TASK REQUIREMENTS
Select the lines below containing the word "weighing".

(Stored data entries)
Segment Open

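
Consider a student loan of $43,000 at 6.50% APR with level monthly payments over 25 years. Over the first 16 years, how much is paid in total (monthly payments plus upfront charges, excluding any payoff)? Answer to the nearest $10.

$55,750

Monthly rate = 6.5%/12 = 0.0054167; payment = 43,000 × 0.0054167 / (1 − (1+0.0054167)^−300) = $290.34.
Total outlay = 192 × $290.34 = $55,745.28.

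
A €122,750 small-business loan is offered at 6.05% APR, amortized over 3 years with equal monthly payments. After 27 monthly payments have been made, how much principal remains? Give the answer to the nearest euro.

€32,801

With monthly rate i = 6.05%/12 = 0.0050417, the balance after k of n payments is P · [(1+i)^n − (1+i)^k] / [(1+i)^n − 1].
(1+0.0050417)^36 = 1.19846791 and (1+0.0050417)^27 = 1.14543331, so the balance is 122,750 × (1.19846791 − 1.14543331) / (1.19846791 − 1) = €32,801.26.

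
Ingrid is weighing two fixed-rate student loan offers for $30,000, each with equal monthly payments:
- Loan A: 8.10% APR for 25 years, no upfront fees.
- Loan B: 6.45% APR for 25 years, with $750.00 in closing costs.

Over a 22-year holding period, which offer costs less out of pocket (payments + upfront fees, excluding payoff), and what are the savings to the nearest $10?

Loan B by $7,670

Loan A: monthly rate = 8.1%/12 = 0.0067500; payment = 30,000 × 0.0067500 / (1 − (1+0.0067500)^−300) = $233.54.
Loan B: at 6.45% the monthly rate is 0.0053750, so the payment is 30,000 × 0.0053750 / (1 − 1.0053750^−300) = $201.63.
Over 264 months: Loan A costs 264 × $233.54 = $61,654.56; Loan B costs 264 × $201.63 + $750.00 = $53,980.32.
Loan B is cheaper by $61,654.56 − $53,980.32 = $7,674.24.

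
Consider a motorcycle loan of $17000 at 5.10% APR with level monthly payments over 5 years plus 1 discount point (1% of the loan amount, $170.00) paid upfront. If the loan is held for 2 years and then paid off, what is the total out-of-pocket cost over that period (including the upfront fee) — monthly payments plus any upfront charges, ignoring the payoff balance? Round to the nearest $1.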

Segment Closed
Segment Open

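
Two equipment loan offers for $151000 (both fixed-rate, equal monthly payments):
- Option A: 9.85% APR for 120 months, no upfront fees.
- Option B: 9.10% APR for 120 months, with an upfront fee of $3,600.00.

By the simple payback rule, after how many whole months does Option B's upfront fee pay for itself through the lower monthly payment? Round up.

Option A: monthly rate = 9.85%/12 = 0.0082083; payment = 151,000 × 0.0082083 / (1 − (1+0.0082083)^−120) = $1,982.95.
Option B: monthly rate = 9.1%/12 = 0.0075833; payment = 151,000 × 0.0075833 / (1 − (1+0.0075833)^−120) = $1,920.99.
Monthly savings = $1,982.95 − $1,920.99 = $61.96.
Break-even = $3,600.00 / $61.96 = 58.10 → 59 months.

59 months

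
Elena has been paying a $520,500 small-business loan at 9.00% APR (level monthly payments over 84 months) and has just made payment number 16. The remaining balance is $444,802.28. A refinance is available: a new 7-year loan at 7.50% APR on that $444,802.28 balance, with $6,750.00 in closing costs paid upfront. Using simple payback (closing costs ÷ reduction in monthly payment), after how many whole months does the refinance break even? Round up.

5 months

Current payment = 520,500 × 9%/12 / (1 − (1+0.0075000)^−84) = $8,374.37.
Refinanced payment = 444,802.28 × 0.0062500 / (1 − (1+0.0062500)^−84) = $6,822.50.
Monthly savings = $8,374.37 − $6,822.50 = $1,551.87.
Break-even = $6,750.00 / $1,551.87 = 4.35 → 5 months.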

Segment Closed
Segment Open

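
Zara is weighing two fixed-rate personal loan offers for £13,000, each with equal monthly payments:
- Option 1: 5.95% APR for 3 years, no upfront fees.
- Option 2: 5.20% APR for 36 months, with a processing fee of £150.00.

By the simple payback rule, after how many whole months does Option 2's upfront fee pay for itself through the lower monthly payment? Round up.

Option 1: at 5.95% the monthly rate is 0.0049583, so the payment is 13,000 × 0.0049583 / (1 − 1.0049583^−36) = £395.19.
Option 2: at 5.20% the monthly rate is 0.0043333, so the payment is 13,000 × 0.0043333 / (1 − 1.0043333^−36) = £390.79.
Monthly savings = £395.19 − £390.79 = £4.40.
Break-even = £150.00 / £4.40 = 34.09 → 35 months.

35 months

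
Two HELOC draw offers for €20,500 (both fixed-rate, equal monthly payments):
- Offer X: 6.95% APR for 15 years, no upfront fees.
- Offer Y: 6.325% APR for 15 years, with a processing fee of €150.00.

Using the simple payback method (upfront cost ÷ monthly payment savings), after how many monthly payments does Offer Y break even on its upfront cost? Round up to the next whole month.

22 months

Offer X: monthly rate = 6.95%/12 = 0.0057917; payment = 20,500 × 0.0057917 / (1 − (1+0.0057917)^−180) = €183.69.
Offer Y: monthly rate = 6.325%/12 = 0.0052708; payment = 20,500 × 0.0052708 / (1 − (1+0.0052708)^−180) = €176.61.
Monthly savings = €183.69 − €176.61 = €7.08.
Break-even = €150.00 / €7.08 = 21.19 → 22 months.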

Segment Closed

TASK OUTPUT
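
Ingrid is weighing two fixed-rate student loan offers for $30,000, each with equal monthly payments:
Zara is weighing two fixed-rate personal loan offers for £13,000, each with equal monthly payments: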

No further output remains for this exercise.